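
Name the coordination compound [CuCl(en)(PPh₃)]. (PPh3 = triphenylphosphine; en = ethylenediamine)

chloro(ethylenediamine)(triphenylphosphine)copper(I)

There is no counter-ion, so the complex is neutral overall.
Ligand charges: 1×triphenylphosphine (neutral), 1×chloro (-1 each), 1×ethylenediamine (neutral); total -1. So Cu + (-1) = 0, giving Cu = +1.
Ligands are named alphabetically: chloro before ethylenediamine before triphenylphosphine.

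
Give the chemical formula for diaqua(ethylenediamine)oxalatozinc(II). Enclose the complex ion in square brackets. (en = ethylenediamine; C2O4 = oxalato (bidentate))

[Zn(C2O4)(en)(H2O)2]

Ligands: 1 ethylenediamine (en, neutral), 1 oxalato (C2O4, -2), 2 aqua (H2O, neutral). Ligand charge sum = -2.
With Zn in oxidation state +2, the complex ion is [Zn...].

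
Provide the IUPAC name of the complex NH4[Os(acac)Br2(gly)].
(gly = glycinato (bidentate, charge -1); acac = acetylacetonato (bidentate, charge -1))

ammonium (acetylacetonato)dibromo(glycinato)osmate(III)

The 1 ammonium counter-ion carries a total charge of +1, so each complex ion is 1−.
Ligand charges: 1×glycinato (-1 each), 1×acetylacetonato (-1 each), 2×bromo (-1 each); total -4. So Os + (-4) = 1−, giving Os = +3.
Ligands are named alphabetically: acetylacetonato before bromo before glycinato.
The complex ion is anionic, so osmium takes the -ate form osmate(III).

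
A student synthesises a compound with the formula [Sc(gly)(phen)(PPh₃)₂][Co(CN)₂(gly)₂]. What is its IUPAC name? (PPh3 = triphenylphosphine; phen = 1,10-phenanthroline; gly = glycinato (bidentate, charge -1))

(glycinato)(1,10-phenanthroline)bis(triphenylphosphine)scandium(III) dicyanobis(glycinato)cobaltate(II)

Scandium is always +3 in its complexes; the cation's ligand charges sum to -1, so the complex cation is 2+.
A 1:1 salt means the anion carries the equal and opposite charge, 2−.
Anion: ligand charges sum to -4; for the ion to be 2−, Co = +2.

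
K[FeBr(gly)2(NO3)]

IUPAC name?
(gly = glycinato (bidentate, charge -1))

The 1 potassium counter-ion carries a total charge of +1, so each complex ion is 1−.
Ligand charges: 2×glycinato (-1 each), 1×bromo (-1 each), 1×nitrato (-1 each); total -4. So Fe + (-4) = 1−, giving Fe = +3.
Ligands are named alphabetically: bromo before glycinato before nitrato.
The complex ion is anionic, so iron takes the -ate form ferrate(III).

potassium bromobis(glycinato)nitratoferrate(III)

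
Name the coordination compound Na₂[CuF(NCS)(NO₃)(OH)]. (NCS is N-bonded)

sodium fluorohydroxoisothiocyanatonitratocuprate(II)

The 2 sodium counter-ions carry a total charge of +2, so each complex ion is 2−.
Ligand charges: 1×isothiocyanato (-1 each), 1×fluoro (-1 each), 1×hydroxo (-1 each), 1×nitrato (-1 each); total -4. So Cu + (-4) = 2−, giving Cu = +2.
Ligands are named alphabetically: fluoro before hydroxo before isothiocyanato before nitrato.
The complex ion is anionic, so copper takes the -ate form cuprate(II).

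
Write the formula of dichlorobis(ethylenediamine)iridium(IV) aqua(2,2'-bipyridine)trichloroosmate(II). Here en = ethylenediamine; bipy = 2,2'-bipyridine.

Cation [Ir…]: ligand charges -2, Ir(IV) ⇒ ion charge 2+.
Anion [Os…]: ligand charges -3, Os(II) ⇒ ion charge 1−.
One 2+ cation requires 2 of the 1− anion.

[IrCl2(en)2][Os(bipy)Cl3(H2O)]2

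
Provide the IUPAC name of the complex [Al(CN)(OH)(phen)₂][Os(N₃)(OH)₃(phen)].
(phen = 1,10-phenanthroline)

Both ions are complex: the cation is named first with the plain metal name, the anion second with the -ate form; each ion's ligands are alphabetised independently.
Aluminium is always +3 in its complexes; the cation's ligand charges sum to -2, so the complex cation is 1+.
A 1:1 salt means the anion carries the equal and opposite charge, 1−.
Anion: ligand charges sum to -4; for the ion to be 1−, Os = +3.

cyanohydroxobis(1,10-phenanthroline)aluminium(III) azidotrihydroxo(1,10-phenanthroline)osmate(III)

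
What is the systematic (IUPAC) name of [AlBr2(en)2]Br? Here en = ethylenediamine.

The 1 bromide counter-ion carries a total charge of -1, so each complex ion is 1+.
Ligand charges: 2×bromo (-1 each), 2×ethylenediamine (neutral); total -2. So Al + (-2) = 1+, giving Al = +3.
Ligands are named alphabetically: bromo before ethylenediamine.

dibromobis(ethylenediamine)aluminium(III) bromide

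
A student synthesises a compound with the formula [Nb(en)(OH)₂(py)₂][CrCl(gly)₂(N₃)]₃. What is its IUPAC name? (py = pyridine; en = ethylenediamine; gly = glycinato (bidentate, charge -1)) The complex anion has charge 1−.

Both ions are complex: the cation is named first with the plain metal name, the anion second with the -ate form; each ion's ligands are alphabetised independently.
The complex anion is given as 1−; its ligand charges sum to -4, so Cr = +3.
With 3 anions per cation, the cation must be 3×1 = 3+.
Cation: ligand charges sum to -2; for the ion to be 3+, Nb = +5.

(ethylenediamine)dihydroxobis(pyridine)niobium(V) azidochlorobis(glycinato)chromate(III)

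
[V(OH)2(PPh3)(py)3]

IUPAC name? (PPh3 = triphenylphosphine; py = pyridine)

dihydroxotris(pyridine)(triphenylphosphine)vanadium(II)

There is no counter-ion, so the complex is neutral overall.
Ligand charges: 1×triphenylphosphine (neutral), 2×hydroxo (-1 each), 3×pyridine (neutral); total -2. So V + (-2) = 0, giving V = +2.
Ligands are named alphabetically: hydroxo before pyridine before triphenylphosphine.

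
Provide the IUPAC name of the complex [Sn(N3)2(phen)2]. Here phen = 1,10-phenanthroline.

There is no counter-ion, so the complex is neutral overall.
Ligand charges: 2×1,10-phenanthroline (neutral), 2×azido (-1 each); total -2. So Sn + (-2) = 0, giving Sn = +2.
Ligands are named alphabetically: azido before phenanthroline.

diazidobis(1,10-phenanthroline)tin(II)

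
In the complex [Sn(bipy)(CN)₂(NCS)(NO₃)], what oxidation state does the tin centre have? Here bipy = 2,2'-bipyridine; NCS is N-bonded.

+4

No counter-ion: the bracketed complex is neutral.
Ligand charges: 2×CN = -2; 1×bipy neutral; 1×NO3 = -1; 1×NCS = -1; sum -4.
Sn + (-4) = 0 ⇒ Sn is +4.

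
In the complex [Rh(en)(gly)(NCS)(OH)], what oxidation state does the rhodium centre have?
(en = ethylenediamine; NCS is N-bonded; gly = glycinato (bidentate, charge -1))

No counter-ion: the bracketed complex is neutral.
Ligand charges: 1×en neutral; 1×NCS = -1; 1×OH = -1; 1×gly = -1; sum -3.
Rh + (-3) = 0 ⇒ Rh is +3.

+3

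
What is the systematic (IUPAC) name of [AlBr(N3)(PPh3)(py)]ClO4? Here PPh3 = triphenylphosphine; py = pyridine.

The 1 perchlorate counter-ion carries a total charge of -1, so each complex ion is 1+.
Ligand charges: 1×bromo (-1 each), 1×azido (-1 each), 1×triphenylphosphine (neutral), 1×pyridine (neutral); total -2. So Al + (-2) = 1+, giving Al = +3.
Ligands are named alphabetically: azido before bromo before pyridine before triphenylphosphine.

azidobromo(pyridine)(triphenylphosphine)aluminium(III) perchlorate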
------------------------------------------------------------------------
Assigned task.
All the data above must be copied again. Leave nothing out.

Output of the task.
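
Name the coordination compound [CuCl(en)(PPh₃)]. (PPh3 = triphenylphosphine; en = ethylenediamine)

chloro(ethylenediamine)(triphenylphosphine)copper(I)

There is no counter-ion, so the complex is neutral overall.
Ligand charges: 1×triphenylphosphine (neutral), 1×chloro (-1 each), 1×ethylenediamine (neutral); total -1. So Cu + (-1) = 0, giving Cu = +1.
Ligands are named alphabetically: chloro before ethylenediamine before triphenylphosphine.

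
Give the chemical formula for diaqua(ethylenediamine)oxalatozinc(II). Enclose the complex ion in square brackets. (en = ethylenediamine; C2O4 = oxalato (bidentate))

[Zn(C2O4)(en)(H2O)2]

Ligands: 1 ethylenediamine (en, neutral), 1 oxalato (C2O4, -2), 2 aqua (H2O, neutral). Ligand charge sum = -2.
With Zn in oxidation state +2, the complex ion is [Zn...].

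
Provide the IUPAC name of the complex NH4[Os(acac)Br2(gly)].
(gly = glycinato (bidentate, charge -1); acac = acetylacetonato (bidentate, charge -1))

ammonium (acetylacetonato)dibromo(glycinato)osmate(III)

The 1 ammonium counter-ion carries a total charge of +1, so each complex ion is 1−.
Ligand charges: 1×glycinato (-1 each), 1×acetylacetonato (-1 each), 2×bromo (-1 each); total -4. So Os + (-4) = 1−, giving Os = +3.
Ligands are named alphabetically: acetylacetonato before bromo before glycinato.
The complex ion is anionic, so osmium takes the -ate form osmate(III).

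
A student synthesises a compound with the formula [Sc(gly)(phen)(PPh₃)₂][Co(CN)₂(gly)₂]. What is its IUPAC name? (PPh3 = triphenylphosphine; phen = 1,10-phenanthroline; gly = glycinato (bidentate, charge -1))

(glycinato)(1,10-phenanthroline)bis(triphenylphosphine)scandium(III) dicyanobis(glycinato)cobaltate(II)

Scandium is always +3 in its complexes; the cation's ligand charges sum to -1, so the complex cation is 2+.
A 1:1 salt means the anion carries the equal and opposite charge, 2−.
Anion: ligand charges sum to -4; for the ion to be 2−, Co = +2.

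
K[FeBr(gly)2(NO3)]

IUPAC name?
(gly = glycinato (bidentate, charge -1))

The 1 potassium counter-ion carries a total charge of +1, so each complex ion is 1−.
Ligand charges: 2×glycinato (-1 each), 1×bromo (-1 each), 1×nitrato (-1 each); total -4. So Fe + (-4) = 1−, giving Fe = +3.
Ligands are named alphabetically: bromo before glycinato before nitrato.
The complex ion is anionic, so iron takes the -ate form ferrate(III).

potassium bromobis(glycinato)nitratoferrate(III)

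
Name the coordination compound Na₂[CuF(NCS)(NO₃)(OH)]. (NCS is N-bonded)

sodium fluorohydroxoisothiocyanatonitratocuprate(II)

The 2 sodium counter-ions carry a total charge of +2, so each complex ion is 2−.
Ligand charges: 1×isothiocyanato (-1 each), 1×fluoro (-1 each), 1×hydroxo (-1 each), 1×nitrato (-1 each); total -4. So Cu + (-4) = 2−, giving Cu = +2.
Ligands are named alphabetically: fluoro before hydroxo before isothiocyanato before nitrato.
The complex ion is anionic, so copper takes the -ate form cuprate(II).

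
Write the formula of dichlorobis(ethylenediamine)iridium(IV) aqua(2,2'-bipyridine)trichloroosmate(II). Here en = ethylenediamine; bipy = 2,2'-bipyridine.

Cation [Ir…]: ligand charges -2, Ir(IV) ⇒ ion charge 2+.
Anion [Os…]: ligand charges -3, Os(II) ⇒ ion charge 1−.
One 2+ cation requires 2 of the 1− anion.

[IrCl2(en)2][Os(bipy)Cl3(H2O)]2

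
Provide the IUPAC name of the complex [Al(CN)(OH)(phen)₂][Os(N₃)(OH)₃(phen)].
(phen = 1,10-phenanthroline)

Both ions are complex: the cation is named first with the plain metal name, the anion second with the -ate form; each ion's ligands are alphabetised independently.
Aluminium is always +3 in its complexes; the cation's ligand charges sum to -2, so the complex cation is 1+.
A 1:1 salt means the anion carries the equal and opposite charge, 1−.
Anion: ligand charges sum to -4; for the ion to be 1−, Os = +3.

cyanohydroxobis(1,10-phenanthroline)aluminium(III) azidotrihydroxo(1,10-phenanthroline)osmate(III)

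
What is the systematic (IUPAC) name of [AlBr2(en)2]Br? Here en = ethylenediamine.

The 1 bromide counter-ion carries a total charge of -1, so each complex ion is 1+.
Ligand charges: 2×bromo (-1 each), 2×ethylenediamine (neutral); total -2. So Al + (-2) = 1+, giving Al = +3.
Ligands are named alphabetically: bromo before ethylenediamine.

dibromobis(ethylenediamine)aluminium(III) bromide

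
A student synthesises a compound with the formula [Nb(en)(OH)₂(py)₂][CrCl(gly)₂(N₃)]₃. What is its IUPAC name? (py = pyridine; en = ethylenediamine; gly = glycinato (bidentate, charge -1)) The complex anion has charge 1−.

Both ions are complex: the cation is named first with the plain metal name, the anion second with the -ate form; each ion's ligands are alphabetised independently.
The complex anion is given as 1−; its ligand charges sum to -4, so Cr = +3.
With 3 anions per cation, the cation must be 3×1 = 3+.
Cation: ligand charges sum to -2; for the ion to be 3+, Nb = +5.

(ethylenediamine)dihydroxobis(pyridine)niobium(V) azidochlorobis(glycinato)chromate(III)

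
[V(OH)2(PPh3)(py)3]

IUPAC name? (PPh3 = triphenylphosphine; py = pyridine)

dihydroxotris(pyridine)(triphenylphosphine)vanadium(II)

There is no counter-ion, so the complex is neutral overall.
Ligand charges: 1×triphenylphosphine (neutral), 2×hydroxo (-1 each), 3×pyridine (neutral); total -2. So V + (-2) = 0, giving V = +2.
Ligands are named alphabetically: hydroxo before pyridine before triphenylphosphine.

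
Provide the IUPAC name of the complex [Sn(N3)2(phen)2]. Here phen = 1,10-phenanthroline.

There is no counter-ion, so the complex is neutral overall.
Ligand charges: 2×1,10-phenanthroline (neutral), 2×azido (-1 each); total -2. So Sn + (-2) = 0, giving Sn = +2.
Ligands are named alphabetically: azido before phenanthroline.

diazidobis(1,10-phenanthroline)tin(II)

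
In the complex [Sn(bipy)(CN)₂(NCS)(NO₃)], what oxidation state does the tin centre have? Here bipy = 2,2'-bipyridine; NCS is N-bonded.

+4

No counter-ion: the bracketed complex is neutral.
Ligand charges: 2×CN = -2; 1×bipy neutral; 1×NO3 = -1; 1×NCS = -1; sum -4.
Sn + (-4) = 0 ⇒ Sn is +4.

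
In the complex [Rh(en)(gly)(NCS)(OH)], what oxidation state does the rhodium centre have?
(en = ethylenediamine; NCS is N-bonded; gly = glycinato (bidentate, charge -1))

No counter-ion: the bracketed complex is neutral.
Ligand charges: 1×en neutral; 1×NCS = -1; 1×OH = -1; 1×gly = -1; sum -3.
Rh + (-3) = 0 ⇒ Rh is +3.

+3

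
What is the systematic (IUPAC) name of [AlBr(N3)(PPh3)(py)]ClO4? Here PPh3 = triphenylphosphine; py = pyridine.

The 1 perchlorate counter-ion carries a total charge of -1, so each complex ion is 1+.
Ligand charges: 1×bromo (-1 each), 1×azido (-1 each), 1×triphenylphosphine (neutral), 1×pyridine (neutral); total -2. So Al + (-2) = 1+, giving Al = +3.
Ligands are named alphabetically: azido before bromo before pyridine before triphenylphosphine.

azidobromo(pyridine)(triphenylphosphine)aluminium(III) perchlorate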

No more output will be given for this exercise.